(Stored data)
——————————
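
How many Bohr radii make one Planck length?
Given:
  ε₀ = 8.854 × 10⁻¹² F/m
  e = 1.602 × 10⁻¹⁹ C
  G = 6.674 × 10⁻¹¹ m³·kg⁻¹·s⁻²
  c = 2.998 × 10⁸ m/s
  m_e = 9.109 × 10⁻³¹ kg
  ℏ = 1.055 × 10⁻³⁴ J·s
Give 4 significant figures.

Planck length: ℓ_P = √(ℏG/c³) = 1.616 × 10⁻³⁵ m
Bohr radius: a₀ = 4πε₀ℏ²/(m_e e²) = 5.297 × 10⁻¹¹ m
ratio = 1.616 × 10⁻³⁵ / 5.297 × 10⁻¹¹ = 3.051 × 10⁻²⁵

3.051 × 10⁻²⁵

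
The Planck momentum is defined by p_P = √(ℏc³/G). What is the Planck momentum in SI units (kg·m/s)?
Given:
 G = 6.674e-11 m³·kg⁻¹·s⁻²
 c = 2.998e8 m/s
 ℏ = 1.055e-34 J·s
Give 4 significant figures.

6.527 kg·m/s

p_P = √(ℏc³/G)
  = √(42.60)
  = 6.527 kg·m/s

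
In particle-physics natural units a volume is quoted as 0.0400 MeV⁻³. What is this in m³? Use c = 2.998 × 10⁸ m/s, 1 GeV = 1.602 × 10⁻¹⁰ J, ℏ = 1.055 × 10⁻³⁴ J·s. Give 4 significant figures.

Volume is [L]³ = [E]⁻³·(ℏc)³.
1 GeV⁻³ → (ℏc)³ × (1 GeV in J)⁻³ = 7.696 × 10⁻⁴⁸ m³.
Convert the energy scale: 0.0400 MeV⁻³ = 4.00 × 10⁷ GeV⁻³.
Result: 4.00 × 10⁷ × 7.696 × 10⁻⁴⁸ = 3.078 × 10⁻⁴⁰ m³.

3.078 × 10⁻⁴⁰ m³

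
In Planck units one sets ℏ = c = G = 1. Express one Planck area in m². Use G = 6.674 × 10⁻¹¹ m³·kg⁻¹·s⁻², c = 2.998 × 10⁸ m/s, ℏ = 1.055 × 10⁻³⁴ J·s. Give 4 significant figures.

2.613 × 10⁻⁷⁰ m²

A_P = ℏG/c³
  = 7.041 × 10⁻⁴⁵ / 2.695 × 10²⁵
  = 2.613 × 10⁻⁷⁰ m²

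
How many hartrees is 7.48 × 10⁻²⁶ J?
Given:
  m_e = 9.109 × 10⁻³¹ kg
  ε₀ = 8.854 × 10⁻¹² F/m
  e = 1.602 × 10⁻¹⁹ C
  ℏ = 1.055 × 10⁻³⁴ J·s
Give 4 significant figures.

hartree: E_h = m_e e⁴/(4πε₀ℏ)² = 4.354 × 10⁻¹⁸ J.
7.48 × 10⁻²⁶ / 4.354 × 10⁻¹⁸ = 1.718 × 10⁻⁸

1.718 × 10⁻⁸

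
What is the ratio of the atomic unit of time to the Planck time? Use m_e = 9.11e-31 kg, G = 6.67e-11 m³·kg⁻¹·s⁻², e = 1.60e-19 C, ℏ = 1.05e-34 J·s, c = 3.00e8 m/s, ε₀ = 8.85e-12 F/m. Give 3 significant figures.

atomic unit of time: τ_au = (4πε₀)²ℏ³/(m_e e⁴) = 2.40e-17 s
Planck time: t_P = √(ℏG/c⁵) = 5.37e-44 s
ratio = 2.40e-17 / 5.37e-44 = 4.47e26

4.47e26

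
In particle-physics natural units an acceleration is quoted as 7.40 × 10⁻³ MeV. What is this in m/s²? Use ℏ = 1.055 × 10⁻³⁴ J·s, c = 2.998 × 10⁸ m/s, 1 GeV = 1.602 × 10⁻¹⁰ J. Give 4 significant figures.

Acceleration is [L]/[T]² = c·[E]/ℏ.
1 GeV → c/ℏ × (1 GeV in J) = 4.552 × 10³² m/s².
Convert the energy scale: 7.40 × 10⁻³ MeV = 7.40 × 10⁻⁶ GeV.
Result: 7.40 × 10⁻⁶ × 4.552 × 10³² = 3.369 × 10²⁷ m/s².

3.369 × 10²⁷ m/s²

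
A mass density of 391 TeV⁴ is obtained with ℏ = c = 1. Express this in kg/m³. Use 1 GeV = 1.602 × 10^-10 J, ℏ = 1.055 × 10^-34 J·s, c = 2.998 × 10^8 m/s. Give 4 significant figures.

9.055 × 10^34 kg/m³

Mass density is [E]/(c²[L]³) = [E]⁴/(ℏ³c⁵).
1 GeV⁴ → 1/(ℏ³c⁵) × (1 GeV in J)⁴ = 2.316 × 10^20 kg/m³.
Convert the energy scale: 391 TeV⁴ = 3.91 × 10^14 GeV⁴.
Result: 3.91 × 10^14 × 2.316 × 10^20 = 9.055 × 10^34 kg/m³.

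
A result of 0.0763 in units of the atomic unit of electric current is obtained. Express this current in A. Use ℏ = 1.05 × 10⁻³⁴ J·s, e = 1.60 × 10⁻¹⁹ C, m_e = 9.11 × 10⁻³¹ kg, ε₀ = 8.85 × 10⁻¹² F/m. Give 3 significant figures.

5.09 × 10⁻⁴ A

One atomic unit of electric current: I_au = e E_h/ℏ = m_e e⁵/((4πε₀)²ℏ³) = 6.67 × 10⁻³ A.
0.0763 × 6.67 × 10⁻³ A = 5.09 × 10⁻⁴ A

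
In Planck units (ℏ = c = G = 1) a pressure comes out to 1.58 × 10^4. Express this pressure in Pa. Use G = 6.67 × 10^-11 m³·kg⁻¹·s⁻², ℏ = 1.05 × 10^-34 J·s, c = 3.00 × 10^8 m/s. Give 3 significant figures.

One Planck pressure: p_P = c⁷/(ℏG²) = 4.68 × 10^113 Pa.
1.58 × 10^4 × 4.68 × 10^113 Pa = 7.40 × 10^117 Pa

7.40 × 10^117 Pa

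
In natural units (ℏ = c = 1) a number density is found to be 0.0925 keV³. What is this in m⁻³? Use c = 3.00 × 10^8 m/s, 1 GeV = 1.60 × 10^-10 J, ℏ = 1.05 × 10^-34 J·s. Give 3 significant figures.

Number density is [L]⁻³ = [E]³/(ℏc)³.
1 GeV³ → 1/(ℏc)³ × (1 GeV in J)³ = 1.31 × 10^47 m⁻³.
Convert the energy scale: 0.0925 keV³ = 9.25 × 10^-20 GeV³.
Result: 9.25 × 10^-20 × 1.31 × 10^47 = 1.21 × 10^28 m⁻³.

1.21 × 10^28 m⁻³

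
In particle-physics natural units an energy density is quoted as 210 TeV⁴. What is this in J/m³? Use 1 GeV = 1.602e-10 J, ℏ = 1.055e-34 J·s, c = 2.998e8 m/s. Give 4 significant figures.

[E]/[L]³ = [E]⁴/(ℏc)³; restore (ℏc)⁻³.
1 GeV⁴ → 1/(ℏc)³ × (1 GeV in J)⁴ = 2.082e37 J/m³.
Convert the energy scale: 210 TeV⁴ = 2.10e14 GeV⁴.
Result: 2.10e14 × 2.082e37 = 4.371e51 J/m³.

4.371e51 J/m³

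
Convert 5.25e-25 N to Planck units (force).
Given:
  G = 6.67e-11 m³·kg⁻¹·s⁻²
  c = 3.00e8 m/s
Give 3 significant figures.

4.32e-69

Planck force: F_P = c⁴/G = 1.21e44 N.
5.25e-25 / 1.21e44 = 4.32e-69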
——————————
_Task_:
Your answer should be each line of the data that contains the word "many", copied as it stands.

_Task response_:
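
How many Bohr radii make one Planck length?
How many hartrees is 7.48 × 10⁻²⁶ J?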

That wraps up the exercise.